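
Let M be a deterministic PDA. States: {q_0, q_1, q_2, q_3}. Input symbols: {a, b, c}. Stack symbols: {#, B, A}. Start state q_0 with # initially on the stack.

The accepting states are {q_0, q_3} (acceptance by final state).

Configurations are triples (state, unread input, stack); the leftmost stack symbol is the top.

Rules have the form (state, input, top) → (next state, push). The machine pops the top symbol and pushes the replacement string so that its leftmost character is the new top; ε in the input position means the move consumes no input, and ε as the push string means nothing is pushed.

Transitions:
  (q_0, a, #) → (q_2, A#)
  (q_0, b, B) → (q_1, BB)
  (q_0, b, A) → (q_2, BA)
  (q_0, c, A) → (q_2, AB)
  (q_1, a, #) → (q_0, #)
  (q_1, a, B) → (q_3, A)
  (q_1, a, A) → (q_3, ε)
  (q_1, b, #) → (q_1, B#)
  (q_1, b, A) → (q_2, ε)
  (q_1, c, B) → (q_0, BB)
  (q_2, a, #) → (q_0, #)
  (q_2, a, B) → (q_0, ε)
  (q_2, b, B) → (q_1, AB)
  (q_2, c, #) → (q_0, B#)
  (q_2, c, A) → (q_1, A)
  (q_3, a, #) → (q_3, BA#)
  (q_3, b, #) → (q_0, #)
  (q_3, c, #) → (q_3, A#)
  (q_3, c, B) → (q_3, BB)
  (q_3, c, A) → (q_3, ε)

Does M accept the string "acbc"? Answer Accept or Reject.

Accept

(q_0, acbc, #) ⊢ (q_2, cbc, A#) ⊢ (q_1, bc, A#) ⊢ (q_2, c, #) ⊢ (q_0, ε, B#)
All input consumed; state q_0 ∈ F.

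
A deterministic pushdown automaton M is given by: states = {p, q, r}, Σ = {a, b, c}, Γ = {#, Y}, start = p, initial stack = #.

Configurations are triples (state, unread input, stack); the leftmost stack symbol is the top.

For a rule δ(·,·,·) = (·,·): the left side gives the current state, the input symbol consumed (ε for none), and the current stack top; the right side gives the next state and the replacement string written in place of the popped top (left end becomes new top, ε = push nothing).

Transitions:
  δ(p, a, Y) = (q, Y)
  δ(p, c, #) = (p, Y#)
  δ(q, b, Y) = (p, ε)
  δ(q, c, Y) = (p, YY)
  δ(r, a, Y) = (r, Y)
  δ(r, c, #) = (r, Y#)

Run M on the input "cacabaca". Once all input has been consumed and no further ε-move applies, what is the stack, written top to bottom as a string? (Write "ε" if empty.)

YY#

(p, cacabaca, #)
  read c, top #: go to p, push Y# → (p, acabaca, Y#)
  read a, top Y: go to q, push Y → (q, cabaca, Y#)
  read c, top Y: go to p, push YY → (p, abaca, YY#)
  read a, top Y: go to q, push Y → (q, baca, YY#)
  read b, top Y: go to p, push ε → (p, aca, Y#)
  read a, top Y: go to q, push Y → (q, ca, Y#)
  read c, top Y: go to p, push YY → (p, a, YY#)
  read a, top Y: go to q, push Y → (q, ε, YY#)
All input consumed in state q with stack YY#.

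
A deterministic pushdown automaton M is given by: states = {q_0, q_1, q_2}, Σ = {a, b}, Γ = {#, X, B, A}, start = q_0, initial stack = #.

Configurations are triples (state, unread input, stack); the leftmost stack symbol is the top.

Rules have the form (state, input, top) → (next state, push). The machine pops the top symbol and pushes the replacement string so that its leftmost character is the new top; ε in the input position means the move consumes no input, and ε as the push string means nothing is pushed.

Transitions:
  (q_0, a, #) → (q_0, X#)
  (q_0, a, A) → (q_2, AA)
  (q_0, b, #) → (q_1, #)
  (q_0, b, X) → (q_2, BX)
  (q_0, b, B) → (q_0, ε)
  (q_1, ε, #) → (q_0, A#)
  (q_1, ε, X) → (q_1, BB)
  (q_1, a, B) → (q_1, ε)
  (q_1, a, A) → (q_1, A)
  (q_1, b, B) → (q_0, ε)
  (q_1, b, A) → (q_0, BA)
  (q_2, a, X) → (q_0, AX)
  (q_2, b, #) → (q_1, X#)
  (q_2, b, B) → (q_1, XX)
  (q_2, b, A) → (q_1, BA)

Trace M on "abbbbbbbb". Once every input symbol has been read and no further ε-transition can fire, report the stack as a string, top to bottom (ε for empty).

(q_0, abbbbbbbb, #)
  read a, top #: go to q_0, push X# → (q_0, bbbbbbbb, X#)
  read b, top X: go to q_2, push BX → (q_2, bbbbbbb, BX#)
  read b, top B: go to q_1, push XX → (q_1, bbbbbb, XXX#)
  ε-move, top X: go to q_1, push BB → (q_1, bbbbbb, BBXX#)
  read b, top B: go to q_0, push ε → (q_0, bbbbb, BXX#)
  read b, top B: go to q_0, push ε → (q_0, bbbb, XX#)
  read b, top X: go to q_2, push BX → (q_2, bbb, BXX#)
  read b, top B: go to q_1, push XX → (q_1, bb, XXXX#)
  ε-move, top X: go to q_1, push BB → (q_1, bb, BBXXX#)
  read b, top B: go to q_0, push ε → (q_0, b, BXXX#)
  read b, top B: go to q_0, push ε → (q_0, ε, XXX#)
All input consumed in state q_0 with stack XXX#.

XXX#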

• **What the exercise asks**: Scan the listing for the string "automaton", then copy every line where it appears.

• **Reply to the task**:
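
A deterministic pushdown automaton M is given by: states = {p, q, r}, Σ = {a, b, c}, Γ = {#, Y}, start = p, initial stack = #.
A deterministic pushdown automaton M is given by: states = {q_0, q_1, q_2}, Σ = {a, b}, Γ = {#, X, B, A}, start = q_0, initial stack = #.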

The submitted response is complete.